▸ TASK TO COMPLETE
Report every line of the records that includes the word "team".

▸ INFORMATION SHOWN
• • •
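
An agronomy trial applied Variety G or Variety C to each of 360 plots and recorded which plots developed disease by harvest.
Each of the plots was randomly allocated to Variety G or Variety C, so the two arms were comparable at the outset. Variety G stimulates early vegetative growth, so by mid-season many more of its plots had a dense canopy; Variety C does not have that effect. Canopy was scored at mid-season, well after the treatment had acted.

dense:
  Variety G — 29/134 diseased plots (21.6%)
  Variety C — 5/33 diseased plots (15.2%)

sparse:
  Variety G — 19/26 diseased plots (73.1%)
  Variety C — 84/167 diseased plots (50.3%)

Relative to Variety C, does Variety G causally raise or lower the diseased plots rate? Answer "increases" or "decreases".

decreases

Variety C is lower inside every mid-season canopy stratum but Variety G is lower in aggregate. Whether to stratify depends on how mid-season canopy relates to the variety.
Because the variety influences mid-season canopy, mid-season canopy is a post-treatment mediator, not a confounder. Stratifying on it would bias the estimate; the causal effect is the crude pooled difference.
Pooled: Variety G 30.0% vs Variety C 44.5%; Variety G is lower overall.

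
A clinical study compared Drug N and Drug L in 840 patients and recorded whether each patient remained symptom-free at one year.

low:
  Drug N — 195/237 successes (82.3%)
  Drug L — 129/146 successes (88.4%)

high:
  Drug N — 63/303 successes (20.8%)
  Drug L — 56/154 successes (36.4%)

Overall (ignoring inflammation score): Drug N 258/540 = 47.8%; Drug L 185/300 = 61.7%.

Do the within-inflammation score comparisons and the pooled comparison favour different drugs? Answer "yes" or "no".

no

Within each inflammation score level (low 82.3% vs 88.4%; high 20.8% vs 36.4%), Drug L has the higher rate every time. Pooled: 47.8% vs 61.7% — Drug L has the higher rate overall. They agree.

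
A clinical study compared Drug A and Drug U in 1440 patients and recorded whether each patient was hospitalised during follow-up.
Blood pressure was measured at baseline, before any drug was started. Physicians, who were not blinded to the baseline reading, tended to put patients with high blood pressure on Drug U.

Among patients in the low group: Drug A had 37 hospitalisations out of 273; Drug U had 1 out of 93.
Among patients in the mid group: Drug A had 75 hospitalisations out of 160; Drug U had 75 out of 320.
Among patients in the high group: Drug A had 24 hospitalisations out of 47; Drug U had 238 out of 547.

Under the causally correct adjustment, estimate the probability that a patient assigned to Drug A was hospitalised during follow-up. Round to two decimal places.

Drug U is lower inside every blood pressure stratum but Drug A is lower in aggregate. Whether to stratify depends on how blood pressure relates to the drug.
Blood pressure is set before the drug has any effect — it is not caused by the drug — and it independently drives the outcome. That makes it a confounder, so the causal comparison is within blood pressure levels.
Standardising Drug A to the population blood pressure mix: 0.254·37/273 + 0.333·75/160 + 0.412·24/47 = 0.401.

0.40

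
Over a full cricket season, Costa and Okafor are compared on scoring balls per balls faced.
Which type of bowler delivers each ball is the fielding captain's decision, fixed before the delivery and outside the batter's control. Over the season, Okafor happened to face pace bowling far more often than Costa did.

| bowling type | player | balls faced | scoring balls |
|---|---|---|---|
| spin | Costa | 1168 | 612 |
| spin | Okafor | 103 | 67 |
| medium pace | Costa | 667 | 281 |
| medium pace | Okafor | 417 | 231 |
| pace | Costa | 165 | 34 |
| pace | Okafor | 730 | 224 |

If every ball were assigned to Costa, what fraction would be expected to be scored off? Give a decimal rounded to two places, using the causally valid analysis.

0.40

Bowling type satisfies the back-door criterion: it is not a descendant of the player, and it blocks the spurious path from player to outcome. Adjusting for it (i.e., using the within-bowling type rates) gives the causal effect.
Standardising Costa to the population bowling type mix: 0.391·612/1168 + 0.334·281/667 + 0.275·34/165 = 0.402.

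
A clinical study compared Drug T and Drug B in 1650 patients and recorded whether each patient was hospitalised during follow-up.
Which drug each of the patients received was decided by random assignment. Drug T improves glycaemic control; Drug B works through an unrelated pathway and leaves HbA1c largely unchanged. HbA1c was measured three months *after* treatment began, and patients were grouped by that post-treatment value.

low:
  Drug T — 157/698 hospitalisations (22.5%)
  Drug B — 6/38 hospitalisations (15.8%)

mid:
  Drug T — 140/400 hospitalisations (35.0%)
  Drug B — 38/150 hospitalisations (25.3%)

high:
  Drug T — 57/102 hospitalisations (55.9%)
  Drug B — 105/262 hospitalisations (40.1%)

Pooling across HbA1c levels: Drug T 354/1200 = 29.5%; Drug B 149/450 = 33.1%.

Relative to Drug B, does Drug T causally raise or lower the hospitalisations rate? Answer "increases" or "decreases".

decreases

The HbA1c-specific comparison favours Drug B throughout, but the pooled figures favour Drug T. The question is whether to condition on HbA1c.
HbA1c here is a post-treatment variable shaped by the drug; conditioning on it would introduce bias rather than remove it. The overall comparison is the causal one.
Pooled: Drug T 29.5% vs Drug B 33.1%; Drug T is lower overall.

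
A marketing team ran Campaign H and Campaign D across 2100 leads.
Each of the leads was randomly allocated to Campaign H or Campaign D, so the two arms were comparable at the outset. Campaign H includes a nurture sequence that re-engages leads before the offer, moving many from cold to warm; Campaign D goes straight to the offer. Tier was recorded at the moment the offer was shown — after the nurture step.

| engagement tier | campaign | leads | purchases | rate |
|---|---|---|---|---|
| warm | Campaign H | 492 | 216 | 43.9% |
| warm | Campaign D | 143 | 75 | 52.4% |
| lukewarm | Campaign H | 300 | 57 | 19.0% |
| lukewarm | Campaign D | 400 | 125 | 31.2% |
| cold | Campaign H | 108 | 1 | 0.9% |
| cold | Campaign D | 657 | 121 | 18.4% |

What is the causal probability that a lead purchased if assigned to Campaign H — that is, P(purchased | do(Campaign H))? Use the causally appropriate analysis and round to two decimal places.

0.30

Stratifying would compare campaigns among leads the campaigns themselves sorted into engagement tier groups — a form of selection on an intermediate. The unconditioned pooled rates give the total causal effect.
So P(outcome | do(Campaign H)) is just the pooled rate for Campaign H: 274/900 = 0.304.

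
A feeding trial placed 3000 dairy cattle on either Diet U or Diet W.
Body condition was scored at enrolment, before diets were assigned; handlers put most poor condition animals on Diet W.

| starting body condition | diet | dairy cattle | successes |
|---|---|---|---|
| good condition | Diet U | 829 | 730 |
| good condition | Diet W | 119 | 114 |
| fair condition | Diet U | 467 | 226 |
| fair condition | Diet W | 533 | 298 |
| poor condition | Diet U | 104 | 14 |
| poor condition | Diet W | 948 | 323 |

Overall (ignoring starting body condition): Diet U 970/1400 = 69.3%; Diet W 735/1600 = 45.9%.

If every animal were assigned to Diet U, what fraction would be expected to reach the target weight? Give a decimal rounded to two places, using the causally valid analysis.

Nothing the diet does changes starting body condition; the imbalance is an allocation artefact. With starting body condition also predicting the outcome, the pooled figure is confounded, and the within-stratum comparison is the causal one.
Standardising Diet U to the population starting body condition mix: 0.316·730/829 + 0.333·226/467 + 0.351·14/104 = 0.487.

0.49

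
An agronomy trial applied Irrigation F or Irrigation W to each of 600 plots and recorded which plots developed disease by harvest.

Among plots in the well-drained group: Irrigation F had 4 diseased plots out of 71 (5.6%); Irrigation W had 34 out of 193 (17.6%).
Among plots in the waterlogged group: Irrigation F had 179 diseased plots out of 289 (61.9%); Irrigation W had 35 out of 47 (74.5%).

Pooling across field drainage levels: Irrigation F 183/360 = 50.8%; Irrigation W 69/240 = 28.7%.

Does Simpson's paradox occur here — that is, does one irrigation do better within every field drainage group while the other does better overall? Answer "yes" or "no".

yes

Within each field drainage level (well-drained 5.6% vs 17.6%; waterlogged 61.9% vs 74.5%), Irrigation F has the lower rate every time. Pooled: 50.8% vs 28.7% — Irrigation W has the lower rate overall. The two comparisons disagree.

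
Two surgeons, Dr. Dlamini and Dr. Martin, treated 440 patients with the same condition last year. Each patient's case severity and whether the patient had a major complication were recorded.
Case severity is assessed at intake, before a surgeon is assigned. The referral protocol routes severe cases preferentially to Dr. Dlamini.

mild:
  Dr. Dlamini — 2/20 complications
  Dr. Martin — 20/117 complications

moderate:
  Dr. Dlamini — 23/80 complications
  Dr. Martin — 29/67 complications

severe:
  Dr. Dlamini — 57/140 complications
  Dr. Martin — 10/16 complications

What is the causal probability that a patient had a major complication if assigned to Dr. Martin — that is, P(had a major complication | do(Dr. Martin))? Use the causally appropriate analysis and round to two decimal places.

0.42

The case severity-specific comparison favours Dr. Dlamini throughout, but the pooled figures favour Dr. Martin. The question is whether to condition on case severity.
Case severity satisfies the back-door criterion: it is not a descendant of the surgeon, and it blocks the spurious path from surgeon to outcome. Adjusting for it (i.e., using the within-case severity rates) gives the causal effect.
Standardising Dr. Martin to the population case severity mix: 0.311·20/117 + 0.334·29/67 + 0.355·10/16 = 0.419.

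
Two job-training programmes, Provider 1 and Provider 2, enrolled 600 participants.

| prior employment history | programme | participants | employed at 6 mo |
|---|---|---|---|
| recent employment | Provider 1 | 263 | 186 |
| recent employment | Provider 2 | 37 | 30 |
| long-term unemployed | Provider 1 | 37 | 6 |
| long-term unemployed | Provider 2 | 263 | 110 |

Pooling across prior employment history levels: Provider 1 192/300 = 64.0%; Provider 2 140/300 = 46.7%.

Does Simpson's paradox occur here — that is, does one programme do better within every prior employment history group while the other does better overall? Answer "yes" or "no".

Within each prior employment history level (recent employment 70.7% vs 81.1%; long-term unemployed 16.2% vs 41.8%), Provider 2 has the higher rate every time. Pooled: 64.0% vs 46.7% — Provider 1 has the higher rate overall. The two comparisons disagree.

yes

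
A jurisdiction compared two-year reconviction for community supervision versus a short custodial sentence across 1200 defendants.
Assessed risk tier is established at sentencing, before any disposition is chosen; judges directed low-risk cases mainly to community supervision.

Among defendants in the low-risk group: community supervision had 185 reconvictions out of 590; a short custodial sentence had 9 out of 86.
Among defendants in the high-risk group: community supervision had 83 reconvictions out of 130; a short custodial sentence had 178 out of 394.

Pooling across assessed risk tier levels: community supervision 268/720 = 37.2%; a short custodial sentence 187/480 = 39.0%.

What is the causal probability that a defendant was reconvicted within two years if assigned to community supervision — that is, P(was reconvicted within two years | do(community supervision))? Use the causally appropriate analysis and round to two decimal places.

0.46

Nothing the disposition does changes assessed risk tier; the imbalance is an allocation artefact. With assessed risk tier also predicting the outcome, the pooled figure is confounded, and the within-stratum comparison is the causal one.
Standardising community supervision to the population assessed risk tier mix: 0.563·185/590 + 0.437·83/130 = 0.455.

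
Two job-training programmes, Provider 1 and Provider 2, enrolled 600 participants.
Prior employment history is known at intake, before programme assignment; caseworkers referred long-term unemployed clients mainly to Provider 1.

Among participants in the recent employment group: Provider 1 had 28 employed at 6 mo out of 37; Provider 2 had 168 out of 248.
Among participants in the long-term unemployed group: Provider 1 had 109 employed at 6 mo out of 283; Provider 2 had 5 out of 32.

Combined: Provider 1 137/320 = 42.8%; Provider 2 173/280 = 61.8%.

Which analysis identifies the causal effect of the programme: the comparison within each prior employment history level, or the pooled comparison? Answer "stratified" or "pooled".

stratified

Within every prior employment history level Provider 1 has the higher rate, yet pooled Provider 2 does — Simpson's reversal.
Prior employment history satisfies the back-door criterion: it is not a descendant of the programme, and it blocks the spurious path from programme to outcome. Adjusting for it (i.e., using the within-prior employment history rates) gives the causal effect.
Within each level — recent employment: 75.7% vs 67.7%; long-term unemployed: 38.5% vs 15.6% — Provider 1 is higher every time.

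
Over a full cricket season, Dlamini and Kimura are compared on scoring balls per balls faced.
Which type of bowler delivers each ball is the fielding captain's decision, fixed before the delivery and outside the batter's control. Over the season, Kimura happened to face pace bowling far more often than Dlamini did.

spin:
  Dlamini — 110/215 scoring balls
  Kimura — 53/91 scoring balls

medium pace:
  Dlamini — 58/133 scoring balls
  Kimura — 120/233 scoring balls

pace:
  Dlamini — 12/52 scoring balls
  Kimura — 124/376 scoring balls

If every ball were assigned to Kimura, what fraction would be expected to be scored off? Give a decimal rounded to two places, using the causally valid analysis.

The stratified and pooled comparisons disagree (Kimura wins within each bowling type; Dlamini wins overall), so the answer turns on the causal role of bowling type.
Since bowling type is a pre-existing factor (not a product of the player) and it affects the outcome on its own, it is a confounder. The stratified rates, not the pooled rate, identify the causal effect.
Standardising Kimura to the population bowling type mix: 0.278·53/91 + 0.333·120/233 + 0.389·124/376 = 0.462.

0.46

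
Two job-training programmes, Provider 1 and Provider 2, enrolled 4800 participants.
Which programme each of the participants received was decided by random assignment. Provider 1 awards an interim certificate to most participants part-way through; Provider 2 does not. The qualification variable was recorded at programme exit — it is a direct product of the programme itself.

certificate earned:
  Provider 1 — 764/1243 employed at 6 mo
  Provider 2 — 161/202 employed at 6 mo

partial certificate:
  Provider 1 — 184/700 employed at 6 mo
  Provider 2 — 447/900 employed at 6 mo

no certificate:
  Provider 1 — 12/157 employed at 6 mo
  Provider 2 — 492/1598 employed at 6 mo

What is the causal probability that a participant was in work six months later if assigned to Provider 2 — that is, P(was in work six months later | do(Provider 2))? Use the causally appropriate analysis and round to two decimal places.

0.41

The distribution of qualification attained during the programme is itself part of what the programme does — it is an intermediate outcome. Holding it fixed would remove that part of the effect; the total effect is the pooled difference.
So P(outcome | do(Provider 2)) is just the pooled rate for Provider 2: 1100/2700 = 0.407.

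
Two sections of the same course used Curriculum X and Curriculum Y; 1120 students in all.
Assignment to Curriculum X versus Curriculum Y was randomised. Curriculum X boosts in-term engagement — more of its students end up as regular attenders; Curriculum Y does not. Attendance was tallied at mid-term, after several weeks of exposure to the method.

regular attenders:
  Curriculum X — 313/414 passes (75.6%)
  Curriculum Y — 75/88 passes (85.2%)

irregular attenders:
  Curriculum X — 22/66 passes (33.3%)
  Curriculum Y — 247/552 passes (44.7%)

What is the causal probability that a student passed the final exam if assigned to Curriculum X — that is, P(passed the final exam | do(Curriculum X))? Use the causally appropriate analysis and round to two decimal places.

0.70

Mid-term attendance lies on the pathway teaching method → mid-term attendance → outcome, so adjusting for it blocks the indirect effect. For the total causal effect of teaching method, use the unadjusted pooled rates.
So P(outcome | do(Curriculum X)) is just the pooled rate for Curriculum X: 335/480 = 0.698.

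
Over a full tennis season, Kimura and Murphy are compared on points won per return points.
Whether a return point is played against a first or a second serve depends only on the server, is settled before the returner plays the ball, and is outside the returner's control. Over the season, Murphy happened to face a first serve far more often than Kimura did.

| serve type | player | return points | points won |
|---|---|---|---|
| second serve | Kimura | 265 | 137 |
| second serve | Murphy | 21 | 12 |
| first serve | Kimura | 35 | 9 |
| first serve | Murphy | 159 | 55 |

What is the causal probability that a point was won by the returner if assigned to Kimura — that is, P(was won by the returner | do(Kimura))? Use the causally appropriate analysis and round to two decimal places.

Here serve type is a common cause — it drives both which player a case falls under and the outcome. The crude comparison mixes populations; the stratum-specific rates are the causally relevant ones.
Standardising Kimura to the population serve type mix: 0.596·137/265 + 0.404·9/35 = 0.412.

0.41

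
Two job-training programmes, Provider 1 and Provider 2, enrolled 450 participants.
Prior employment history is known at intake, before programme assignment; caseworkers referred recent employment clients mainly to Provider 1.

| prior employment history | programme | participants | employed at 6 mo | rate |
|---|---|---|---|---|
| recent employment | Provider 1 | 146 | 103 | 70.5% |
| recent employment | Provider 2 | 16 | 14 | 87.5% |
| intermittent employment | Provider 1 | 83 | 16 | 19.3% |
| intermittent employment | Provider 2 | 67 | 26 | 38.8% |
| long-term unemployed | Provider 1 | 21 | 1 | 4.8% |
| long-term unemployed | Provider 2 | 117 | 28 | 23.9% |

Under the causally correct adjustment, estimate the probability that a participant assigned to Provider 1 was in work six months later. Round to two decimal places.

0.33

Provider 2 is higher inside every prior employment history stratum but Provider 1 is higher in aggregate. Whether to stratify depends on how prior employment history relates to the programme.
Nothing the programme does changes prior employment history; the imbalance is an allocation artefact. With prior employment history also predicting the outcome, the pooled figure is confounded, and the within-stratum comparison is the causal one.
Standardising Provider 1 to the population prior employment history mix: 0.360·103/146 + 0.333·16/83 + 0.307·1/21 = 0.333.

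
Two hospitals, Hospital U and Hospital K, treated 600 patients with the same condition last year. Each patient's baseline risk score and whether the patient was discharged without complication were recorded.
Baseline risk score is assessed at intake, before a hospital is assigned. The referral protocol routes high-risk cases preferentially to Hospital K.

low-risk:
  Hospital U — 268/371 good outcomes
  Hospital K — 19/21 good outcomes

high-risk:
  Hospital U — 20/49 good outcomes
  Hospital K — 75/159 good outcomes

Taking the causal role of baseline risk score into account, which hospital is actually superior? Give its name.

Here baseline risk score is a common cause — it drives both which hospital a case falls under and the outcome. The crude comparison mixes populations; the stratum-specific rates are the causally relevant ones.
Within each level — low-risk: 72.2% vs 90.5%; high-risk: 40.8% vs 47.2% — Hospital K is higher every time.

Hospital K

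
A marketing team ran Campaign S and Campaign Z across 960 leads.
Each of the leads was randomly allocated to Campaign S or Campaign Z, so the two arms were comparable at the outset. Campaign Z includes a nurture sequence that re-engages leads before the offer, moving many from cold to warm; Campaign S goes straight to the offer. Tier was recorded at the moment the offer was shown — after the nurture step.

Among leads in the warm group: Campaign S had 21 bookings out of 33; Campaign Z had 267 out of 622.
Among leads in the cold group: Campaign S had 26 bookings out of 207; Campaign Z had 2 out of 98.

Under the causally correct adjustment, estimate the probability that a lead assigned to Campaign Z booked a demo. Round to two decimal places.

Within every engagement tier level Campaign S has the higher rate, yet pooled Campaign Z does — Simpson's reversal.
Engagement tier lies on the pathway campaign → engagement tier → outcome, so adjusting for it blocks the indirect effect. For the total causal effect of campaign, use the unadjusted pooled rates.
So P(outcome | do(Campaign Z)) is just the pooled rate for Campaign Z: 269/720 = 0.374.

0.37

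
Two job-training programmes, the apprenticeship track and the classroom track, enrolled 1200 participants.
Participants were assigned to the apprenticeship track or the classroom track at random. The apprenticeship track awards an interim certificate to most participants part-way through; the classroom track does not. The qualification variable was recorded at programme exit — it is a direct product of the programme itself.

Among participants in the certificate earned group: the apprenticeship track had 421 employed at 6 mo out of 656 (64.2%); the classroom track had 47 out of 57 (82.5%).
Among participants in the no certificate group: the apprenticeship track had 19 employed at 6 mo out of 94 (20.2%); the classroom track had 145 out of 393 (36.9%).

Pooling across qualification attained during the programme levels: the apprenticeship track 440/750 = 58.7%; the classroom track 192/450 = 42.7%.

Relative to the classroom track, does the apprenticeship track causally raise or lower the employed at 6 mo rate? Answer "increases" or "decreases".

increases

The stratified and pooled comparisons disagree (the classroom track wins within each qualification attained during the programme; the apprenticeship track wins overall), so the answer turns on the causal role of qualification attained during the programme.
The distribution of qualification attained during the programme is itself part of what the programme does — it is an intermediate outcome. Holding it fixed would remove that part of the effect; the total effect is the pooled difference.
Pooled: the apprenticeship track 58.7% vs the classroom track 42.7%; the apprenticeship track is higher overall.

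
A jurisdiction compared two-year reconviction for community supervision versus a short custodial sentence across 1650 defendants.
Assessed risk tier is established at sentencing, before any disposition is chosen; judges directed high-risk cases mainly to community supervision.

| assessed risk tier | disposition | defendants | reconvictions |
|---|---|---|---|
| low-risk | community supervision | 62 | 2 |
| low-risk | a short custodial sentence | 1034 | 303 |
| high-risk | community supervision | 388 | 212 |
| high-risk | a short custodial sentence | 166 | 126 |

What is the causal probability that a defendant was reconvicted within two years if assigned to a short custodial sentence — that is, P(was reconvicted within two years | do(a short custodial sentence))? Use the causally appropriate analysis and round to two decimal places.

0.45

Assessed risk tier is set before the disposition has any effect — it is not caused by the disposition — and it independently drives the outcome. That makes it a confounder, so the causal comparison is within assessed risk tier levels.
Standardising a short custodial sentence to the population assessed risk tier mix: 0.664·303/1034 + 0.336·126/166 = 0.449.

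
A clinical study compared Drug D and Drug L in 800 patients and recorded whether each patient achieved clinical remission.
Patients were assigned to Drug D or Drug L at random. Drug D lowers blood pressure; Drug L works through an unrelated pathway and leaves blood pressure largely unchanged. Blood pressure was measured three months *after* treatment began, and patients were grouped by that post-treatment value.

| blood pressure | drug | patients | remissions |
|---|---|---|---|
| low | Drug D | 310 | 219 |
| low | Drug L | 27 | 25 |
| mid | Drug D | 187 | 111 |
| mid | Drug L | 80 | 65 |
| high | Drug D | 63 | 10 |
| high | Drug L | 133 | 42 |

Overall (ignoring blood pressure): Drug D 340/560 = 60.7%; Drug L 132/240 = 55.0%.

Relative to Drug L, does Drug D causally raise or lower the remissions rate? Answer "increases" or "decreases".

increases

Blood pressure here is a post-treatment variable shaped by the drug; conditioning on it would introduce bias rather than remove it. The overall comparison is the causal one.
Pooled: Drug D 60.7% vs Drug L 55.0%; Drug D is higher overall.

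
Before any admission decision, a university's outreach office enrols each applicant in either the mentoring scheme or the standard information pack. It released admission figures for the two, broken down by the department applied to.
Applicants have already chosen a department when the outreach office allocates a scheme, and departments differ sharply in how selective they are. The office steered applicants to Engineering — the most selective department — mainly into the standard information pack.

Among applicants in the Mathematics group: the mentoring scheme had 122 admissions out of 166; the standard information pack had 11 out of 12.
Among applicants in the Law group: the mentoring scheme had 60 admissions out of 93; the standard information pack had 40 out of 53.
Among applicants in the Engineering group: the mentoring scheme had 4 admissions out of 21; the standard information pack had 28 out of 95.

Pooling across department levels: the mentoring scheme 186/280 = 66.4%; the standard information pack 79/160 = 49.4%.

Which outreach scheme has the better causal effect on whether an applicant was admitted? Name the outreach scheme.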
• • •
▸ ANSWER TO THE PROBLEM
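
A marketing team ran Campaign H and Campaign D across 2100 leads.
A marketing team ran Campaign S and Campaign Z across 960 leads.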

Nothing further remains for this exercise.